**** RECORDS SUPPLIED ****
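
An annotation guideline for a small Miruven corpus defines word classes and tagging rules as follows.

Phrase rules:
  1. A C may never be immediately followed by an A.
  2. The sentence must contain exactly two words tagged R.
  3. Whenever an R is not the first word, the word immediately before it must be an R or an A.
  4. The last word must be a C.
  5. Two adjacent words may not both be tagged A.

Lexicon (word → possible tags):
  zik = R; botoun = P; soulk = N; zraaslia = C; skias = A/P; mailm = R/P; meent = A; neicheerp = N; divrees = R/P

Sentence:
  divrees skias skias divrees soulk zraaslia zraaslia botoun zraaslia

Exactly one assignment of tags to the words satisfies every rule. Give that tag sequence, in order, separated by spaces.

R P A R N C C P C

Candidates per position — 1:divrees {R,P}; 2:skias {A,P}; 3:skias {A,P}; 4:divrees {R,P}; 5:soulk {N}; 6:zraaslia {C}; 7:zraaslia {C}; 8:botoun {P}; 9:zraaslia {C}.
At position 1, choosing P makes rule 2 impossible to satisfy; hence R.
At position 4, choosing P makes rule 2 impossible to satisfy; hence R.
At position 3, choosing P makes rule 3 impossible to satisfy; hence A.
At position 2, choosing A makes rule 5 impossible to satisfy; hence P.
That leaves exactly one tagging: R P A R N C C P C.
Checking: rule 1 ✓; rule 2 ✓; rule 3 ✓; rule 4 ✓; rule 5 ✓.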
****
Taking the entries above, please repeat each one exactly.

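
An annotation guideline for a small Miruven corpus defines word classes and tagging rules as follows.

Phrase rules:
  1. A C may never be immediately followed by an A.
  2. The sentence must contain exactly two words tagged R.
  3. Whenever an R is not the first word, the word immediately before it must be an R or an A.
  4. The last word must be a C.
  5. Two adjacent words may not both be tagged A.

Lexicon (word → possible tags):
  zik = R; botoun = P; soulk = N; zraaslia = C; skias = A/P; mailm = R/P; meent = A; neicheerp = N; divrees = R/P

Sentence:
  divrees skias skias divrees soulk zraaslia zraaslia botoun zraaslia

Exactly one assignment of tags to the words satisfies every rule. Give that tag sequence, in order, separated by spaces.

R P A R N C C P C

Candidates per position — 1:divrees {R,P}; 2:skias {A,P}; 3:skias {A,P}; 4:divrees {R,P}; 5:soulk {N}; 6:zraaslia {C}; 7:zraaslia {C}; 8:botoun {P}; 9:zraaslia {C}.
At position 1, choosing P makes rule 2 impossible to satisfy; hence R.
At position 4, choosing P makes rule 2 impossible to satisfy; hence R.
At position 3, choosing P makes rule 3 impossible to satisfy; hence A.
At position 2, choosing A makes rule 5 impossible to satisfy; hence P.
That leaves exactly one tagging: R P A R N C C P C.
Checking: rule 1 ✓; rule 2 ✓; rule 3 ✓; rule 4 ✓; rule 5 ✓.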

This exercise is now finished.